◆ **Problem requirements**
Among the entries below, find every line that contains the string "length", then copy it.

◆ **Records for this task**

*** Block opens ***

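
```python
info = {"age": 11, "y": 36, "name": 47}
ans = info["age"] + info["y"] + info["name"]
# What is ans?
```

Trace:
`info = {"age": 11, "y": 36, "name": 47}` → info = {'age': 11, 'y': 36, 'name': 47}
`ans = info["age"] + info["y"] + info["name"]` → ans = 94
So ans = 94

Answer: 94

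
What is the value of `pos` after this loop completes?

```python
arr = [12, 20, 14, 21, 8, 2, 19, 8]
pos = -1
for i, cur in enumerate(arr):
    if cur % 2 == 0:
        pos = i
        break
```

First even number index in [12, 20, 14, 21, 8, 2, 19, 8]
`pos` takes the values: -1 → 0

Answer: 0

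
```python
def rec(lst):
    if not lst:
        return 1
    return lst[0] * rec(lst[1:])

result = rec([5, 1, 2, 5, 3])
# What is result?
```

Product over [5, 1, 2, 5, 3] = 5 * 1 * 2 * 5 * 3 = 150

Answer: 150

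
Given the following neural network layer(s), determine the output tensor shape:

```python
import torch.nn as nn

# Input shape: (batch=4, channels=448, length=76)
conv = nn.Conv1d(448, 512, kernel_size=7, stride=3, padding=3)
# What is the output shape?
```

Input: (4, 448, 76) -> Output: (4, 512, 26)

Answer: (4, 512, 26)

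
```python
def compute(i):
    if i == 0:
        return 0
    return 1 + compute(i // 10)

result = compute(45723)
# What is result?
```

Count of digits of 45723: 5

Answer: 5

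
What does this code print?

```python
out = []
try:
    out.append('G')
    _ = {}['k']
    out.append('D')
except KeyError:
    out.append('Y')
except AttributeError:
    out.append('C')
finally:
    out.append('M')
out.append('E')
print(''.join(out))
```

Execution trace: 'G' (try body) → 'Y' (except KeyError) → 'M' (finally) → 'E' (after the try/except). Output: GYME

Answer: GYME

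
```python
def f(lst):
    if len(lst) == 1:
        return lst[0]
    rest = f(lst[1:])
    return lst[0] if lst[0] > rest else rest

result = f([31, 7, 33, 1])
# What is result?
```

Recursive max over [31, 7, 33, 1] = 33

Answer: 33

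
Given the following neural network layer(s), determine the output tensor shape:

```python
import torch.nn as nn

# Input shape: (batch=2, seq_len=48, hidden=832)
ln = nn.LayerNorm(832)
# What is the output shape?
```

Input: (2, 48, 832) -> Output: (2, 48, 832)

Answer: (2, 48, 832)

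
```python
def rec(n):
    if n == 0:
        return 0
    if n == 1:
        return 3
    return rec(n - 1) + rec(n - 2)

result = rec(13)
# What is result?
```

Build up from base cases: rec(0)=0, rec(1)=3, rec(2)=3, rec(3)=6, rec(4)=9, rec(5)=15, rec(6)=24, ..., rec(13)=699

Answer: 699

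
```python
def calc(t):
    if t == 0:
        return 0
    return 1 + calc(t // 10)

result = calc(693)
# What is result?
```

Count of digits of 693: 3

Answer: 3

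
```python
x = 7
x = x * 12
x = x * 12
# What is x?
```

Trace:
`x = 7` → x = 7
`x = x * 12` → x = 84
`x = x * 12` → x = 1008
So x = 1008

Answer: 1008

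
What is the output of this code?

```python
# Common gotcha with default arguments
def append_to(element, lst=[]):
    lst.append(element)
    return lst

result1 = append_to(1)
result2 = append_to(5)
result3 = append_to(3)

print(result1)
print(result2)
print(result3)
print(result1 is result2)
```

Key concept: mutable default argument gotcha.
Step by step:
`result1 = append_to(1)` → result1 = [1]
`result2 = append_to(5)` → result1 = [1, 5] (same object as result2); result2 = [1, 5] (same object as result1)
`result3 = append_to(3)` → result1 = [1, 5, 3] (same object as result2, result3); result2 = [1, 5, 3] (same object as result1, result3); result3 = [1, 5, 3] (same object as result1, result2)
`print(result1)` → prints [1, 5, 3]
`print(result2)` → prints [1, 5, 3]
`print(result3)` → prints [1, 5, 3]
`print(result1 is result2)` → prints True

Answer:
[1, 5, 3]
[1, 5, 3]
[1, 5, 3]
True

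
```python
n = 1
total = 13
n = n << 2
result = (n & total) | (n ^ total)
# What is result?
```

Trace:
`n = 1` → n = 1
`total = 13` → total = 13
`n = n << 2` → n = 4
`result = (n & total) | (n ^ total)` → result = 13
So result = 13

Answer: 13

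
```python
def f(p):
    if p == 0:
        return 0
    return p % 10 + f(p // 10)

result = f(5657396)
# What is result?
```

Sum of digits of 5657396: 6 + 9 + 3 + 7 + 5 + 6 + 5 = 41

Answer: 41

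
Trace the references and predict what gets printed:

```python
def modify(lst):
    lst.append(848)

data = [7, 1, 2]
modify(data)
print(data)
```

Key concept: function modifies passed list.
Step by step:
`data = [7, 1, 2]` → data = [7, 1, 2]
`modify(data)` → data = [7, 1, 2, 848]
`print(data)` → prints [7, 1, 2, 848]

Answer: [7, 1, 2, 848]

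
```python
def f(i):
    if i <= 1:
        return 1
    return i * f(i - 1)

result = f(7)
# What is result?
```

f(7) = 7 * 6 * 5 * 4 * 3 * 2 * 1 = 5040

Answer: 5040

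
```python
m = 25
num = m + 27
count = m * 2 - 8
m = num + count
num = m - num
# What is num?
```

Trace:
`m = 25` → m = 25
`num = m + 27` → num = 52
`count = m * 2 - 8` → count = 42
`m = num + count` → m = 94
`num = m - num` → num = 42
So num = 42

Answer: 42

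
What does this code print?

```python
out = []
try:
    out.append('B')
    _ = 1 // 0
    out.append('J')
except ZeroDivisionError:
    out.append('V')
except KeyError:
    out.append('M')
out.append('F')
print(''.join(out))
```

Execution trace: 'B' (try body) → 'V' (except ZeroDivisionError) → 'F' (after the try/except). Output: BVF

Answer: BVF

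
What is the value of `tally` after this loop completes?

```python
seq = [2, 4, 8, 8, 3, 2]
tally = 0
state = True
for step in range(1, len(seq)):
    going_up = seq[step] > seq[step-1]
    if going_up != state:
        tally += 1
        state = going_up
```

Count direction changes in [2, 4, 8, 8, 3, 2]
`tally` takes the values: 0 → 1

Answer: 1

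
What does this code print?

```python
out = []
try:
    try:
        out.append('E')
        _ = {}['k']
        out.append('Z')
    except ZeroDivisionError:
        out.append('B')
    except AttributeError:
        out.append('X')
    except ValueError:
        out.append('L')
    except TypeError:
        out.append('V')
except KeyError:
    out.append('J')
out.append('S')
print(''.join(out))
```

Execution trace: 'E' (try body) → 'J' (outer except KeyError) → 'S' (after the try/except). Output: EJS

Answer: EJS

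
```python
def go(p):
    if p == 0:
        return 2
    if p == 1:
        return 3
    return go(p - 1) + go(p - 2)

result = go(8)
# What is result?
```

Build up from base cases: go(0)=2, go(1)=3, go(2)=5, go(3)=8, go(4)=13, go(5)=21, go(6)=34, ..., go(8)=89

Answer: 89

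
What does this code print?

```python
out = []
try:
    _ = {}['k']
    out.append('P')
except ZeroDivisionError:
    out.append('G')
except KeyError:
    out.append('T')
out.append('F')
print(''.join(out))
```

Execution trace: 'T' (except KeyError) → 'F' (after the try/except). Output: TF

Answer: TF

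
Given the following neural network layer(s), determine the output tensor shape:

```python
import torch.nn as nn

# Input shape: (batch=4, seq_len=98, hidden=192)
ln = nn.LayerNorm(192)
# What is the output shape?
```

Input: (4, 98, 192) -> Output: (4, 98, 192)

Answer: (4, 98, 192)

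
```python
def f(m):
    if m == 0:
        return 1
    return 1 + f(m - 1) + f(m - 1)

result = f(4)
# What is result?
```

f(m) = 1 + 2·f(m-1), f(0)=1. Closed form: (1+1)·2^4 - 1 = 31.

Answer: 31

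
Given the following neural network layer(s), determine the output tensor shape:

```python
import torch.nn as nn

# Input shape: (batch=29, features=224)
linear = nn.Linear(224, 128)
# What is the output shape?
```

Input: (29, 224) -> Output: (29, 128)

Answer: (29, 128)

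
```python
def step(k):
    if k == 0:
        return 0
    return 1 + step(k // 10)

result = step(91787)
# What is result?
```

Count of digits of 91787: 5

Answer: 5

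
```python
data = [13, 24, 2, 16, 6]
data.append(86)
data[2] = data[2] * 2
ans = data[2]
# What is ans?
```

Trace:
`data = [13, 24, 2, 16, 6]` → data = [13, 24, 2, 16, 6]
`data.append(86)` → data = [13, 24, 2, 16, 6, 86]
`data[2] = data[2] * 2` → data = [13, 24, 4, 16, 6, 86]
`ans = data[2]` → ans = 4
So ans = 4

Answer: 4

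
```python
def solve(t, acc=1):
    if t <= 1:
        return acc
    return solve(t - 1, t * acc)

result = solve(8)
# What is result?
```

Accumulator trace (n, acc): (8, 1) -> (7, 8) -> (6, 56) -> (5, 336) -> (4, 1680) -> (3, 6720) -> (2, 20160) -> (1, 40320) -> return 40320

Answer: 40320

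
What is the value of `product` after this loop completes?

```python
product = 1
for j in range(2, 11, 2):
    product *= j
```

Product of even numbers 2 to 10
`product` takes the values: 1 → 2 → 8 → 48 → 384 → 3840

Answer: 3840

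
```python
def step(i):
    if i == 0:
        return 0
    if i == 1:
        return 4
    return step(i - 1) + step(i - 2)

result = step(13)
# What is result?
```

Build up from base cases: step(0)=0, step(1)=4, step(2)=4, step(3)=8, step(4)=12, step(5)=20, step(6)=32, ..., step(13)=932

Answer: 932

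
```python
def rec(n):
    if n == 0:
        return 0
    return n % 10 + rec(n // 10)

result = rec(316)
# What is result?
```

Sum of digits of 316: 6 + 1 + 3 = 10

Answer: 10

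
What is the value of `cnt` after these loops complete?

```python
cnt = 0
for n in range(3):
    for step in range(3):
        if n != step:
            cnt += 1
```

3² - 3 (exclude diagonal)
`cnt` takes the values: 0 → 1 → 2 → 3 → 4 → 5 → 6

Answer: 6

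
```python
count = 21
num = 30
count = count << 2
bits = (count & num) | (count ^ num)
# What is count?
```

Trace:
`count = 21` → count = 21
`num = 30` → num = 30
`count = count << 2` → count = 84
`bits = (count & num) | (count ^ num)` → bits = 94
So count = 84

Answer: 84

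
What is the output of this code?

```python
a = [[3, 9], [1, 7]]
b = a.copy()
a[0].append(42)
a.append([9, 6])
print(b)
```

Key concept: shallow copy with nested lists.
Step by step:
`a = [[3, 9], [1, 7]]` → a = [[3, 9], [1, 7]]
`b = a.copy()` → b = [[3, 9], [1, 7]]
`a[0].append(42)` → a = [[3, 9, 42], [1, 7]]; b = [[3, 9, 42], [1, 7]]
`a.append([9, 6])` → a = [[3, 9, 42], [1, 7], [9, 6]]
`print(b)` → prints [[3, 9, 42], [1, 7]]

Answer: [[3, 9, 42], [1, 7]]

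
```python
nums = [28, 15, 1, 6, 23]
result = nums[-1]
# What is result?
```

Trace:
`nums = [28, 15, 1, 6, 23]` → nums = [28, 15, 1, 6, 23]
`result = nums[-1]` → result = 23
So result = 23

Answer: 23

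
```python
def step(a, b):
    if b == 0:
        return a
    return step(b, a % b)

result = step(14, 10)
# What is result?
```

step(14, 10) -> step(10, 4) -> step(4, 2) -> step(2, 0) -> 2

Answer: 2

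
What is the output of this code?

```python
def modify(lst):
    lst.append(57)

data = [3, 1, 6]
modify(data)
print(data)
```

Key concept: function modifies passed list.
Step by step:
`data = [3, 1, 6]` → data = [3, 1, 6]
`modify(data)` → data = [3, 1, 6, 57]
`print(data)` → prints [3, 1, 6, 57]

Answer: [3, 1, 6, 57]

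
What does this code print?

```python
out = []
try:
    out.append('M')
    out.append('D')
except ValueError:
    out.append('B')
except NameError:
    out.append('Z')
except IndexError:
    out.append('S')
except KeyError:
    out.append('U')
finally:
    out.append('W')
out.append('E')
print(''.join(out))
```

Execution trace: 'M' (try body) → 'D' (try body, no exception) → 'W' (finally) → 'E' (after the try/except). Output: MDWE

Answer: MDWE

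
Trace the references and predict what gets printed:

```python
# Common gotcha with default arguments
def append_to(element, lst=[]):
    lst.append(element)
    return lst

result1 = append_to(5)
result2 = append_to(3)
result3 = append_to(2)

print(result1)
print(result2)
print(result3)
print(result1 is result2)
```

Key concept: mutable default argument gotcha.
Step by step:
`result1 = append_to(5)` → result1 = [5]
`result2 = append_to(3)` → result1 = [5, 3] (same object as result2); result2 = [5, 3] (same object as result1)
`result3 = append_to(2)` → result1 = [5, 3, 2] (same object as result2, result3); result2 = [5, 3, 2] (same object as result1, result3); result3 = [5, 3, 2] (same object as result1, result2)
`print(result1)` → prints [5, 3, 2]
`print(result2)` → prints [5, 3, 2]
`print(result3)` → prints [5, 3, 2]
`print(result1 is result2)` → prints True

Answer:
[5, 3, 2]
[5, 3, 2]
[5, 3, 2]
True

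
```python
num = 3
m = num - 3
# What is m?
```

Trace:
`num = 3` → num = 3
`m = num - 3` → m = 0
So m = 0

Answer: 0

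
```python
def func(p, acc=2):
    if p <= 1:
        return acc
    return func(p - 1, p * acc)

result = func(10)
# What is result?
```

Accumulator trace (n, acc): (10, 2) -> (9, 20) -> (8, 180) -> (7, 1440) -> (6, 10080) -> (5, 60480) -> (4, 302400) -> (3, 1209600) -> (2, 3628800) -> (1, 7257600) -> return 7257600

Answer: 7257600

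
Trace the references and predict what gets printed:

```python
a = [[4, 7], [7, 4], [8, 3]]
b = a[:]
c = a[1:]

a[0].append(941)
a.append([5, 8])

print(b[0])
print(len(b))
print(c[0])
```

Key concept: slice with nested mutation.
Step by step:
`a = [[4, 7], [7, 4], [8, 3]]` → a = [[4, 7], [7, 4], [8, 3]]
`b = a[:]` → b = [[4, 7], [7, 4], [8, 3]]
`c = a[1:]` → c = [[7, 4], [8, 3]]
`a[0].append(941)` → a = [[4, 7, 941], [7, 4], [8, 3]]; b = [[4, 7, 941], [7, 4], [8, 3]]
`a.append([5, 8])` → a = [[4, 7, 941], [7, 4], [8, 3], [5, 8]]
`print(b[0])` → prints [4, 7, 941]
`print(len(b))` → prints 3
`print(c[0])` → prints [7, 4]

Answer:
[4, 7, 941]
3
[7, 4]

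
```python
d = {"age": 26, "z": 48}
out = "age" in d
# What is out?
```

Trace:
`d = {"age": 26, "z": 48}` → d = {'age': 26, 'z': 48}
`out = "age" in d` → out = True
So out = True

Answer: True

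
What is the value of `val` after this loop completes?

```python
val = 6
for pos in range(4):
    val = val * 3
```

Multiply by 3, 4 times: 6 * 3^4 = 486
`val` takes the values: 6 → 18 → 54 → 162 → 486

Answer: 486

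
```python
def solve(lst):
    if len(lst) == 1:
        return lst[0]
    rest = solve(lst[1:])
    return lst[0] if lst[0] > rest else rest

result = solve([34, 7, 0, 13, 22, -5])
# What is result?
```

Recursive max over [34, 7, 0, 13, 22, -5] = 34

Answer: 34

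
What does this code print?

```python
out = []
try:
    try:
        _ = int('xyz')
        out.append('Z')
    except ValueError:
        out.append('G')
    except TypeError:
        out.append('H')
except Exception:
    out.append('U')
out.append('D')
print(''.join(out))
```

Execution trace: 'G' (inner except ValueError) → 'D' (after the try/except). Output: GD

Answer: GD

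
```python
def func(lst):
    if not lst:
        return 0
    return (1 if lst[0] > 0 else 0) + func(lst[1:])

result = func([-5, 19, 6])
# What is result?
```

Count of positive elements in [-5, 19, 6] = 2

Answer: 2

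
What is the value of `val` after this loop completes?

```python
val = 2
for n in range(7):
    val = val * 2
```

Multiply by 2, 7 times: 2 * 2^7 = 256
`val` takes the values: 2 → 4 → 8 → 16 → 32 → 64 → 128 → 256

Answer: 256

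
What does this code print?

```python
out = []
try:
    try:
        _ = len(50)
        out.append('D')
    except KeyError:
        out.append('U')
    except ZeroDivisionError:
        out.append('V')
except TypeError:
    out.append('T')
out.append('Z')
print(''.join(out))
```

Execution trace: 'T' (outer except TypeError) → 'Z' (after the try/except). Output: TZ

Answer: TZ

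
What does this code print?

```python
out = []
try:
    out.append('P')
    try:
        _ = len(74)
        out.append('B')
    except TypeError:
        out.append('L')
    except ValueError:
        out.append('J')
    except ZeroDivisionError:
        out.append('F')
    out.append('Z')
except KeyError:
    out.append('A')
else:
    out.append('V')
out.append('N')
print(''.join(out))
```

Execution trace: 'P' (try body) → 'L' (inner except TypeError) → 'Z' (try body, no exception) → 'V' (else) → 'N' (after the try/except). Output: PLZVN

Answer: PLZVN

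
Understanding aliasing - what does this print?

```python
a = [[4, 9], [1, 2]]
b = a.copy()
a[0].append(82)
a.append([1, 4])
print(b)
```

Key concept: shallow copy with nested lists.
Step by step:
`a = [[4, 9], [1, 2]]` → a = [[4, 9], [1, 2]]
`b = a.copy()` → b = [[4, 9], [1, 2]]
`a[0].append(82)` → a = [[4, 9, 82], [1, 2]]; b = [[4, 9, 82], [1, 2]]
`a.append([1, 4])` → a = [[4, 9, 82], [1, 2], [1, 4]]
`print(b)` → prints [[4, 9, 82], [1, 2]]

Answer: [[4, 9, 82], [1, 2]]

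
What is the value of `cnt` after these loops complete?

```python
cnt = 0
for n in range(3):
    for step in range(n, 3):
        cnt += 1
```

Upper triangle: 3 + 2 + ... + 1
`cnt` takes the values: 0 → 1 → 2 → 3 → 4 → 5 → 6

Answer: 6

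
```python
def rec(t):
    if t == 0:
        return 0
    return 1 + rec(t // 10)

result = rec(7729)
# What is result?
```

Count of digits of 7729: 4

Answer: 4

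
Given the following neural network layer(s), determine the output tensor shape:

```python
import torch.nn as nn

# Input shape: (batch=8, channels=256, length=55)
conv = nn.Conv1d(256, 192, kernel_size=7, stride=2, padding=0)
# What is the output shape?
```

Input: (8, 256, 55) -> Output: (8, 192, 25)

Answer: (8, 192, 25)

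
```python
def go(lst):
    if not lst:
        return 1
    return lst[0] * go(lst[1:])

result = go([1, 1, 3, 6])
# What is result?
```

Product over [1, 1, 3, 6] = 1 * 1 * 3 * 6 = 18

Answer: 18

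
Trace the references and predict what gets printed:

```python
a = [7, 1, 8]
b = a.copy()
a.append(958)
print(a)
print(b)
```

Key concept: list.copy() creates independent copy.
Step by step:
`a = [7, 1, 8]` → a = [7, 1, 8]
`b = a.copy()` → b = [7, 1, 8]
`a.append(958)` → a = [7, 1, 8, 958]
`print(a)` → prints [7, 1, 8, 958]
`print(b)` → prints [7, 1, 8]

Answer:
[7, 1, 8, 958]
[7, 1, 8]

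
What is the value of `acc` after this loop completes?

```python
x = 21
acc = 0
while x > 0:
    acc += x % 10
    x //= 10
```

Sum digits of 21
`acc` takes the values: 0 → 1 → 3

Answer: 3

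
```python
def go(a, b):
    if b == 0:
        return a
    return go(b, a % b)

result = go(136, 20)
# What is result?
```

go(136, 20) -> go(20, 16) -> go(16, 4) -> go(4, 0) -> 4

Answer: 4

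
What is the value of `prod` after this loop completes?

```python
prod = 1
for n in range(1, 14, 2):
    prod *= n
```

Product of 1, 3, 5, ... up to 13
`prod` takes the values: 1 → 3 → 15 → 105 → 945 → 10395 → 135135

Answer: 135135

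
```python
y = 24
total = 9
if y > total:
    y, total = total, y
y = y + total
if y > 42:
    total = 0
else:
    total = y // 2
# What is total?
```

Trace:
`y = 24` → y = 24
`total = 9` → total = 9
`if y > total: ...` → y > total is True → y = 9; total = 24
`y = y + total` → y = 33
`if y > 42: ...` → y > 42 is False, take else branch → total = 16
So total = 16

Answer: 16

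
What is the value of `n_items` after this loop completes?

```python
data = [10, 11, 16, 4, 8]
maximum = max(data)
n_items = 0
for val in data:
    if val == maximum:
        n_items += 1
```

Count of max value 16 in [10, 11, 16, 4, 8]
`n_items` takes the values: 0 → 1

Answer: 1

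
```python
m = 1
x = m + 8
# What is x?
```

Trace:
`m = 1` → m = 1
`x = m + 8` → x = 9
So x = 9

Answer: 9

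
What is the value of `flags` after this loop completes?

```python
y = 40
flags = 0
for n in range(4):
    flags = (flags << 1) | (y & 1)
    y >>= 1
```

Reverse lowest 4 bits of 40
`flags` takes the values: 0 → 1

Answer: 1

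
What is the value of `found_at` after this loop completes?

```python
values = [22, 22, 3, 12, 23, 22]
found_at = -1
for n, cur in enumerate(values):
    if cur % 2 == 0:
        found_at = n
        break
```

First even number index in [22, 22, 3, 12, 23, 22]
`found_at` takes the values: -1 → 0

Answer: 0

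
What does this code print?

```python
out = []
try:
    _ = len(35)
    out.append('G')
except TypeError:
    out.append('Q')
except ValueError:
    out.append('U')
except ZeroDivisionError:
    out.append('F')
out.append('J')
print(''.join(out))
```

Execution trace: 'Q' (except TypeError) → 'J' (after the try/except). Output: QJ

Answer: QJ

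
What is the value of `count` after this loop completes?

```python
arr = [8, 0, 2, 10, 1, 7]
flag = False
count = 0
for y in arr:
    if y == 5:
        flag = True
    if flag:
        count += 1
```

Count elements after first 5 in [8, 0, 2, 10, 1, 7]
`count` takes the values: 0

Answer: 0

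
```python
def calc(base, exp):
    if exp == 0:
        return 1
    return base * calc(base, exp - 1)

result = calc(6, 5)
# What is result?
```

calc(6, 5) = 6 * 6 * 6 * 6 * 6 = 7776

Answer: 7776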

*** Block closes ***

◆ **Expected answer**
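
# Input shape: (batch=4, channels=448, length=76)
# Input shape: (batch=8, channels=256, length=55)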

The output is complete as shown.